Find "0.11726–0.14330 ppm ⇒ 101–150" and "0.14331–0.18252 ppm ⇒ 151–200" in the records below. Copy the lines holding them and every line between, exactly, and no others.
[Start of Attachment]
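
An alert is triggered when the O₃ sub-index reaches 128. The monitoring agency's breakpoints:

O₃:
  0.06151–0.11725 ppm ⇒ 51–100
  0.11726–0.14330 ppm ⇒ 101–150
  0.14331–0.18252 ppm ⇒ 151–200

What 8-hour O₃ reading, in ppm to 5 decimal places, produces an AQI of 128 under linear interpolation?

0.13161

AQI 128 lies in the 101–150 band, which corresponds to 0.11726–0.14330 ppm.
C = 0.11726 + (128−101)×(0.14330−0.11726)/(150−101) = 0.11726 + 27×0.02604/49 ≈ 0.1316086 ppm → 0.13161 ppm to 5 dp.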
[End of Attachment]
[Start of Attachment]
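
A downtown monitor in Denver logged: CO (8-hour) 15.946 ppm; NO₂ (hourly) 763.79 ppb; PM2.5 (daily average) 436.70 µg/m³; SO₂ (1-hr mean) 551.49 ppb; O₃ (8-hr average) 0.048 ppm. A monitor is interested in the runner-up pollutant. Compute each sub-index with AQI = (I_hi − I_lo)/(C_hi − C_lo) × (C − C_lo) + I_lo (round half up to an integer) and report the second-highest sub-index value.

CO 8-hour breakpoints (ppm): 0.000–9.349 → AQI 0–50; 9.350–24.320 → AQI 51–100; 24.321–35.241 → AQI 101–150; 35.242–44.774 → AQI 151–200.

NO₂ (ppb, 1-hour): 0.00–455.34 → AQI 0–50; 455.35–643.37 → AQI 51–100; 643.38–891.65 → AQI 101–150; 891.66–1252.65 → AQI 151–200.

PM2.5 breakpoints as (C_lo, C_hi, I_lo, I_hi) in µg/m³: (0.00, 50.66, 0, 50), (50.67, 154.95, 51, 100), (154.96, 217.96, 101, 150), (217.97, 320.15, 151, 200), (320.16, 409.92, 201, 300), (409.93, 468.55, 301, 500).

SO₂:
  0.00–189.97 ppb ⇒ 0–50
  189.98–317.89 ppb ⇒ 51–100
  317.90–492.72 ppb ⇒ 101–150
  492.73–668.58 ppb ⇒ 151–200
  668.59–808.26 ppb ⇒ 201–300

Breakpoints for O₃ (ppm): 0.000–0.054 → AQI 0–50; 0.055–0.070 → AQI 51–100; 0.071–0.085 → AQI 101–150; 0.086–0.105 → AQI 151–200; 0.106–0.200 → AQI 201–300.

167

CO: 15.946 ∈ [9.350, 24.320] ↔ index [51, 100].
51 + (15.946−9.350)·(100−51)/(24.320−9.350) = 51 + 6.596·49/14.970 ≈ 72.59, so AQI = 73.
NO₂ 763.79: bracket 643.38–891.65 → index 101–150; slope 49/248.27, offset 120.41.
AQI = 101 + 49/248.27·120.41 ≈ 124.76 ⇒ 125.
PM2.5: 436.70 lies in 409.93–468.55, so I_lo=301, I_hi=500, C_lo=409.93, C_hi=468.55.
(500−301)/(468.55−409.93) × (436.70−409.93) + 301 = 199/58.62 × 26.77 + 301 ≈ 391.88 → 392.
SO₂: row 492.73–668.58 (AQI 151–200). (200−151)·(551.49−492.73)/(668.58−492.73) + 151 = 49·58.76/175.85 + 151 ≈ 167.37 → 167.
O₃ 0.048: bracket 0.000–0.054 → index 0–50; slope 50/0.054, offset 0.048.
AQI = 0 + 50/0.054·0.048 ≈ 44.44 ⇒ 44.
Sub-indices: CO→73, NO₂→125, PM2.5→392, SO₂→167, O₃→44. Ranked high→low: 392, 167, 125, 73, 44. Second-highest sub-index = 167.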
[End of Attachment]
Exercise output —
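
  0.11726–0.14330 ppm ⇒ 101–150
  0.14331–0.18252 ppm ⇒ 151–200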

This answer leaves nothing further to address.